(ACTIVITY): Nothing outside the range below should be printed. Output exactly the lines from the line with "Postmortem feeds into" to the line with "Q cannot be in the same slot.", both included.

(EXTRACTED MATERIAL Opens)

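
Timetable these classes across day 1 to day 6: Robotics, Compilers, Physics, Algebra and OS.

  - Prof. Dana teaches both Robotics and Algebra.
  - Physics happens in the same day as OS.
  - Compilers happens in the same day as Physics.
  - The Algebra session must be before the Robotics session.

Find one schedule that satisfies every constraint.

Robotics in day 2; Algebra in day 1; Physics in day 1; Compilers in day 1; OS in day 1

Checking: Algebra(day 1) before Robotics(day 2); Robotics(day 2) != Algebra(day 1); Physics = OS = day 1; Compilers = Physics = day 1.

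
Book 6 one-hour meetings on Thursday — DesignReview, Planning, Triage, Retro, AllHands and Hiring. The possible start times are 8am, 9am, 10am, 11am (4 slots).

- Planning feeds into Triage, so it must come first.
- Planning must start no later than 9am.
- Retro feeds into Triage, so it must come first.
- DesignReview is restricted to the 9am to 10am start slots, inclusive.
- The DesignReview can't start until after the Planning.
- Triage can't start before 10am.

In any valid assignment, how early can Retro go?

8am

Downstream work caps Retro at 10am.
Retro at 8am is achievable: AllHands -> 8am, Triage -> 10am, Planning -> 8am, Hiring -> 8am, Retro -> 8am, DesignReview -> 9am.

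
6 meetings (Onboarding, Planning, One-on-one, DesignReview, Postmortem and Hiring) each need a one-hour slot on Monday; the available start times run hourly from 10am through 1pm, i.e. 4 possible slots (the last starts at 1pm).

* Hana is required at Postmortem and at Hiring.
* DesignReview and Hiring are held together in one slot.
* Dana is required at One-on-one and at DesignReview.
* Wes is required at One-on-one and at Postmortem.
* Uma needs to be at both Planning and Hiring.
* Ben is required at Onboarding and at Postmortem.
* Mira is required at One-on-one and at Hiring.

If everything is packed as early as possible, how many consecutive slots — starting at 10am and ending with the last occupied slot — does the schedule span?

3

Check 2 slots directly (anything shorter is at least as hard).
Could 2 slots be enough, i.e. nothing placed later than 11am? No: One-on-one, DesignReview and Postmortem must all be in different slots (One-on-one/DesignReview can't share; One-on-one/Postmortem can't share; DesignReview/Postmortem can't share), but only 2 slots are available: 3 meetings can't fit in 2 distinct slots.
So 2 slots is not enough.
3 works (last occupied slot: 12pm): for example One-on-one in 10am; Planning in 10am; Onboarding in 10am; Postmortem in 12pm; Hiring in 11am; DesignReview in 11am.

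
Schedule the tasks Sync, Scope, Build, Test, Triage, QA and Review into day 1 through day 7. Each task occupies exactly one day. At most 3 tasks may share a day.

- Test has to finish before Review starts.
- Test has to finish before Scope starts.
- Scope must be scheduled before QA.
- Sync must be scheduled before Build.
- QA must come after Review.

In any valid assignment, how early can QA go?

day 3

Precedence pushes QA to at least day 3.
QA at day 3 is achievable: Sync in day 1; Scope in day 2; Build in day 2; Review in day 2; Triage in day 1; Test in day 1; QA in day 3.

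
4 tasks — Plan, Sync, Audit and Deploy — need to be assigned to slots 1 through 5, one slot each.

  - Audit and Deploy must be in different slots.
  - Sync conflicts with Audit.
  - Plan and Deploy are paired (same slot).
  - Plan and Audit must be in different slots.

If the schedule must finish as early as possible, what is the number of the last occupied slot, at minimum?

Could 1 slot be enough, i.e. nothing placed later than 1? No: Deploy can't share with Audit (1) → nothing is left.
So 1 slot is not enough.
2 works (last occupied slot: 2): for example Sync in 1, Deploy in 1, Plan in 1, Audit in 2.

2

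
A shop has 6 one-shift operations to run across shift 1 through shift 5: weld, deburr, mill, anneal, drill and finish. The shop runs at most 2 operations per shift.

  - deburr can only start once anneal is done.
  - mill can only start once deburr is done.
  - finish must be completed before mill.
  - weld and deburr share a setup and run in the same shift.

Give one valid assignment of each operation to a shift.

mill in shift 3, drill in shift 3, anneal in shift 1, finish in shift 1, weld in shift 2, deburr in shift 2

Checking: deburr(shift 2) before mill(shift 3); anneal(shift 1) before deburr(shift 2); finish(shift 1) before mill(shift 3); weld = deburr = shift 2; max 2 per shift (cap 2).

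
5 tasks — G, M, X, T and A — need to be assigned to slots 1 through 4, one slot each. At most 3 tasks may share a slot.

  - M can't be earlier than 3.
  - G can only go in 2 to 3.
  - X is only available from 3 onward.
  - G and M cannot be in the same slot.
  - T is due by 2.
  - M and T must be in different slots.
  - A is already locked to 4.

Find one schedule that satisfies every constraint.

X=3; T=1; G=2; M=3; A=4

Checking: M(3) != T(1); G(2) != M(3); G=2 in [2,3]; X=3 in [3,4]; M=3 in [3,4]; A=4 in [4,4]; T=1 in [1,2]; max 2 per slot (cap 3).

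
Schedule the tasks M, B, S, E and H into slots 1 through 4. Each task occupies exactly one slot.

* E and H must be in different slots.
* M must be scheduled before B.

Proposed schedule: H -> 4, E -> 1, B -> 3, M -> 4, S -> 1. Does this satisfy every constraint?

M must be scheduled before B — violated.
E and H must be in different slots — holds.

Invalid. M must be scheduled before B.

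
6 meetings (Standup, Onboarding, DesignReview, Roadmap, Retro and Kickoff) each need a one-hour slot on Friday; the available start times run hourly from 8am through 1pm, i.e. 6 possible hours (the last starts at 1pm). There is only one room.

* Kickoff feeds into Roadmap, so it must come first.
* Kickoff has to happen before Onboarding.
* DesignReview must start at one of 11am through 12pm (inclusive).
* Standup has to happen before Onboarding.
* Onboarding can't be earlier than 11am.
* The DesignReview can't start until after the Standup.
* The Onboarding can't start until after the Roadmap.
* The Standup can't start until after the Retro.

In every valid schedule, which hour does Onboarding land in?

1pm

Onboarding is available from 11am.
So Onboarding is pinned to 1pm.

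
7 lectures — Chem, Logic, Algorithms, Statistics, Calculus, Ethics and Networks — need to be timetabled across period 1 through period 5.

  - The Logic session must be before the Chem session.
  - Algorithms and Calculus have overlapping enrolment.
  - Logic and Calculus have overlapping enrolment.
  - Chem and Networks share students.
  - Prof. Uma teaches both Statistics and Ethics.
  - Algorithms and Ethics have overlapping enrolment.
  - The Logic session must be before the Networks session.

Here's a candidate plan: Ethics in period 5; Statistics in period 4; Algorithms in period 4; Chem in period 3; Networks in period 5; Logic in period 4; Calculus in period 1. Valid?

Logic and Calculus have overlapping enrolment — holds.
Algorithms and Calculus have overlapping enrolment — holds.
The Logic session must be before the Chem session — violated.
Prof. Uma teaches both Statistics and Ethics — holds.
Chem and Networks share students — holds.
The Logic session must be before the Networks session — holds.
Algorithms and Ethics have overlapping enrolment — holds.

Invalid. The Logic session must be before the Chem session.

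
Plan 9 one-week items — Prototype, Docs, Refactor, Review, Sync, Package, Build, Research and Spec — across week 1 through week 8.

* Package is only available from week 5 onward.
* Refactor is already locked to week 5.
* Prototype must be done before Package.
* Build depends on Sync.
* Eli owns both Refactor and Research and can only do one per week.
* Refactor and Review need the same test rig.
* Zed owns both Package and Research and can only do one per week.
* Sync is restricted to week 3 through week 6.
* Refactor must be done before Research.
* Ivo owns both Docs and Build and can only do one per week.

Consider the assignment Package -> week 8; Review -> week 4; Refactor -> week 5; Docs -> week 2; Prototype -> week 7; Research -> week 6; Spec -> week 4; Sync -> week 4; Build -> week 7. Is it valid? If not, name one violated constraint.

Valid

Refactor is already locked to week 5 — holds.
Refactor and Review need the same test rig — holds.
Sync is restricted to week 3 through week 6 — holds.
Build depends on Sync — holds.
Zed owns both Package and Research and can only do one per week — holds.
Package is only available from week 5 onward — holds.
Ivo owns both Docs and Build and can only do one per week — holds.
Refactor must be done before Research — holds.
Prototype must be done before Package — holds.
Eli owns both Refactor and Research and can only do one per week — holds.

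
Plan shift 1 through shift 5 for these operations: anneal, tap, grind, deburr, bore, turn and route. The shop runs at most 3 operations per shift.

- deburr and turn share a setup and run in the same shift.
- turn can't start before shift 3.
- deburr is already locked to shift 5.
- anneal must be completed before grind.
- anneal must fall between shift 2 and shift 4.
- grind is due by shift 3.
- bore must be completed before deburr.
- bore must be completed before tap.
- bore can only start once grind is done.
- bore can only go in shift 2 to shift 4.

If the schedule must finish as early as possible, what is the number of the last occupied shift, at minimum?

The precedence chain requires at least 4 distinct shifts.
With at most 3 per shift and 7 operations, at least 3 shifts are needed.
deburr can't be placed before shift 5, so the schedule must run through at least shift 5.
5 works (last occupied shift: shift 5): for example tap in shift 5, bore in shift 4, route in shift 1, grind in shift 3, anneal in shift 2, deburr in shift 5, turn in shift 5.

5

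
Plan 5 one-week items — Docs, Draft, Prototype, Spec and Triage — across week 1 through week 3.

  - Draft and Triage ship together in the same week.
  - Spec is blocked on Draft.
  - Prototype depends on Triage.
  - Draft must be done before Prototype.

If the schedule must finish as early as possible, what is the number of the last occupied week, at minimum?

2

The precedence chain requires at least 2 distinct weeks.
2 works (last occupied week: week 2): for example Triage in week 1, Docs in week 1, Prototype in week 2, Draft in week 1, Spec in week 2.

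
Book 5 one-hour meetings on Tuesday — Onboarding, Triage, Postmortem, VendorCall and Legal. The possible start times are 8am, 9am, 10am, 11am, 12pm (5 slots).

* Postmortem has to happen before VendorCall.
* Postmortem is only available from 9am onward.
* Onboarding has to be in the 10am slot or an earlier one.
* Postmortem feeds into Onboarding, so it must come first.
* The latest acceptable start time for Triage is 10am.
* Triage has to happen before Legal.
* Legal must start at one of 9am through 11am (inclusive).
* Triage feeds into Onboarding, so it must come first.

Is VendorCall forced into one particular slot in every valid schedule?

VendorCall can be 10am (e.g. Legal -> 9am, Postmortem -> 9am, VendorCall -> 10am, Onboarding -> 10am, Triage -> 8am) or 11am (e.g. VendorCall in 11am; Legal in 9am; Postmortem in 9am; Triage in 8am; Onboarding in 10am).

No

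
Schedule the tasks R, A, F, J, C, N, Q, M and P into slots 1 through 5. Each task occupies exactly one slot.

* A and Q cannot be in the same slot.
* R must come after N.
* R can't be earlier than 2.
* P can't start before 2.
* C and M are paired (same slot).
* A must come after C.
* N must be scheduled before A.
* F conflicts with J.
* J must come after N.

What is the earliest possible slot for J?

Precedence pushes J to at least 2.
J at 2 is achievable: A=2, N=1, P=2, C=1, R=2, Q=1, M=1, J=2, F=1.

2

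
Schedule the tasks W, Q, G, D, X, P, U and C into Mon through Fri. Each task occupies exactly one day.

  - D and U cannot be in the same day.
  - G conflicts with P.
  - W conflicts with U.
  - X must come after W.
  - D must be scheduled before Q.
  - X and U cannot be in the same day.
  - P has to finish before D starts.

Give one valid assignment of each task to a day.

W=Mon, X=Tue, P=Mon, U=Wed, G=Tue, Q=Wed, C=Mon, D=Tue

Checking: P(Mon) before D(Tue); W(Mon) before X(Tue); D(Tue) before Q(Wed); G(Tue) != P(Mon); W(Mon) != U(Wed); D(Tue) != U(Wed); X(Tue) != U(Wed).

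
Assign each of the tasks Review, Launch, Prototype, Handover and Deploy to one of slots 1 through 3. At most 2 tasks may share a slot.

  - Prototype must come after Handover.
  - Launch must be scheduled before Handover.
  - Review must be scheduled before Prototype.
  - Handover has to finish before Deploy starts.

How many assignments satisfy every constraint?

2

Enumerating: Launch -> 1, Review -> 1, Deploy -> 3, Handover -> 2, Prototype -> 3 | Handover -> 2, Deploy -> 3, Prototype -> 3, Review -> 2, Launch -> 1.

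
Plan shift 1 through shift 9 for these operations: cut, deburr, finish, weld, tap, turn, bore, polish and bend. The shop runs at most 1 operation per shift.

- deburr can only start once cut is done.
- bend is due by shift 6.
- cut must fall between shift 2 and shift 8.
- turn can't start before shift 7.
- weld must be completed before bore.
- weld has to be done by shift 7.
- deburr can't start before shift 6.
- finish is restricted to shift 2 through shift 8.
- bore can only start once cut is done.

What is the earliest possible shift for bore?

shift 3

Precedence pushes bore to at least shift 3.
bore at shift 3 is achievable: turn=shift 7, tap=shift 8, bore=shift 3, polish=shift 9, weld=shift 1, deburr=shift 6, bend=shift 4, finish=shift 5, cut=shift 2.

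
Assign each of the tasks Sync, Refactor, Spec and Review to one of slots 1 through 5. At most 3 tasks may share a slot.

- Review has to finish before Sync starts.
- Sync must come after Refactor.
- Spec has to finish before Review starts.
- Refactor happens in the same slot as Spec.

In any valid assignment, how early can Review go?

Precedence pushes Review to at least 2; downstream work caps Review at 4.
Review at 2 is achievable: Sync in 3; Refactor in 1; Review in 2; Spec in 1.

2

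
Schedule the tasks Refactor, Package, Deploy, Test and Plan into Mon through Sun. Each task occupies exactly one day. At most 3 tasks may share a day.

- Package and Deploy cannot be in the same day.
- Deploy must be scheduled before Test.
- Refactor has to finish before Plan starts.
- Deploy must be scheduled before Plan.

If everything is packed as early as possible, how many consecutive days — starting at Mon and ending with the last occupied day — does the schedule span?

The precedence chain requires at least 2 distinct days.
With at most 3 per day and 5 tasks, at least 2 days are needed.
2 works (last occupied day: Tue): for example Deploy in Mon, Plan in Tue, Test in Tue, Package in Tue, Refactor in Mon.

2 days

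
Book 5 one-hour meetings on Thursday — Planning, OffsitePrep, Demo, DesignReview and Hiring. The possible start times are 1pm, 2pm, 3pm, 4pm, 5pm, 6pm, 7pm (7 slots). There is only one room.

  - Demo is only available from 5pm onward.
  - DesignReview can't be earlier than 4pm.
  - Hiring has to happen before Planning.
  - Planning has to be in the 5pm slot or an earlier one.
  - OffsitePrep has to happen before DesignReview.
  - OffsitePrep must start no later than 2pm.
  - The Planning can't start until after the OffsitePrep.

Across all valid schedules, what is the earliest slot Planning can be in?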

(EXTRACTED MATERIAL Closes)

(ANSWER AREA):
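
* Postmortem feeds into Onboarding, so it must come first.
* The latest acceptable start time for Triage is 10am.
* Triage has to happen before Legal.
* Legal must start at one of 9am through 11am (inclusive).
* Triage feeds into Onboarding, so it must come first.

Is VendorCall forced into one particular slot in every valid schedule?

VendorCall can be 10am (e.g. Legal -> 9am, Postmortem -> 9am, VendorCall -> 10am, Onboarding -> 10am, Triage -> 8am) or 11am (e.g. VendorCall in 11am; Legal in 9am; Postmortem in 9am; Triage in 8am; Onboarding in 10am).

No

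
Schedule the tasks R, A, F, J, C, N, Q, M and P into slots 1 through 5. Each task occupies exactly one slot.

* A and Q cannot be in the same slot.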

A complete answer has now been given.